(Beginning of Records provided)
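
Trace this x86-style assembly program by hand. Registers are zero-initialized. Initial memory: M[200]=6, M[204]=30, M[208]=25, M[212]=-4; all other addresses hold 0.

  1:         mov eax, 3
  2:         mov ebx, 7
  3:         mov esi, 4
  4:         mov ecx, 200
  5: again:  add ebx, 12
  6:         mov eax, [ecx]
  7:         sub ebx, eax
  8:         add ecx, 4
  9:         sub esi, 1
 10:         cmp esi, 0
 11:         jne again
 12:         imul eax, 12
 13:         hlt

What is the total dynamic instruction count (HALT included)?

34

mov eax, 3 → eax=3
mov ebx, 7 → ebx=7
mov esi, 4 → esi=4
mov ecx, 200 → ecx=200
add ebx, 12 → ebx=7+12=19
mov eax, [ecx] → eax=M[200]=6
sub ebx, eax → ebx=19-6=13
add ecx, 4 → ecx=200+4=204
sub esi, 1 → esi=4-1=3
cmp esi, 0  (cmp 3,0)
jne again: taken
add ebx, 12 → ebx=13+12=25
mov eax, [ecx] → eax=M[204]=30
sub ebx, eax → ebx=25-30=-5
add ecx, 4 → ecx=204+4=208
sub esi, 1 → esi=3-1=2
cmp esi, 0  (cmp 2,0)
jne again: taken
add ebx, 12 → ebx=(-5)+12=7
mov eax, [ecx] → eax=M[208]=25
sub ebx, eax → ebx=7-25=-18
add ecx, 4 → ecx=208+4=212
sub esi, 1 → esi=2-1=1
cmp esi, 0  (cmp 1,0)
jne again: taken
add ebx, 12 → ebx=(-18)+12=-6
mov eax, [ecx] → eax=M[212]=-4
sub ebx, eax → ebx=(-6)-(-4)=-2
add ecx, 4 → ecx=212+4=216
sub esi, 1 → esi=1-1=0
cmp esi, 0  (cmp 0,0)
jne again: not taken
imul eax, 12 → eax=(-4)*12=-48
halt.
Total executed instructions: 34.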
(End of Records provided)
### Task goal
Nothing in the data should be altered; please repeat it exactly.

### Task answer
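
Trace this x86-style assembly program by hand. Registers are zero-initialized. Initial memory: M[200]=6, M[204]=30, M[208]=25, M[212]=-4; all other addresses hold 0.

  1:         mov eax, 3
  2:         mov ebx, 7
  3:         mov esi, 4
  4:         mov ecx, 200
  5: again:  add ebx, 12
  6:         mov eax, [ecx]
  7:         sub ebx, eax
  8:         add ecx, 4
  9:         sub esi, 1
 10:         cmp esi, 0
 11:         jne again
 12:         imul eax, 12
 13:         hlt

What is the total dynamic instruction count (HALT included)?

34

mov eax, 3 → eax=3
mov ebx, 7 → ebx=7
mov esi, 4 → esi=4
mov ecx, 200 → ecx=200
add ebx, 12 → ebx=7+12=19
mov eax, [ecx] → eax=M[200]=6
sub ebx, eax → ebx=19-6=13
add ecx, 4 → ecx=200+4=204
sub esi, 1 → esi=4-1=3
cmp esi, 0  (cmp 3,0)
jne again: taken
add ebx, 12 → ebx=13+12=25
mov eax, [ecx] → eax=M[204]=30
sub ebx, eax → ebx=25-30=-5
add ecx, 4 → ecx=204+4=208
sub esi, 1 → esi=3-1=2
cmp esi, 0  (cmp 2,0)
jne again: taken
add ebx, 12 → ebx=(-5)+12=7
mov eax, [ecx] → eax=M[208]=25
sub ebx, eax → ebx=7-25=-18
add ecx, 4 → ecx=208+4=212
sub esi, 1 → esi=2-1=1
cmp esi, 0  (cmp 1,0)
jne again: taken
add ebx, 12 → ebx=(-18)+12=-6
mov eax, [ecx] → eax=M[212]=-4
sub ebx, eax → ebx=(-6)-(-4)=-2
add ecx, 4 → ecx=212+4=216
sub esi, 1 → esi=1-1=0
cmp esi, 0  (cmp 0,0)
jne again: not taken
imul eax, 12 → eax=(-4)*12=-48
halt.
Total executed instructions: 34.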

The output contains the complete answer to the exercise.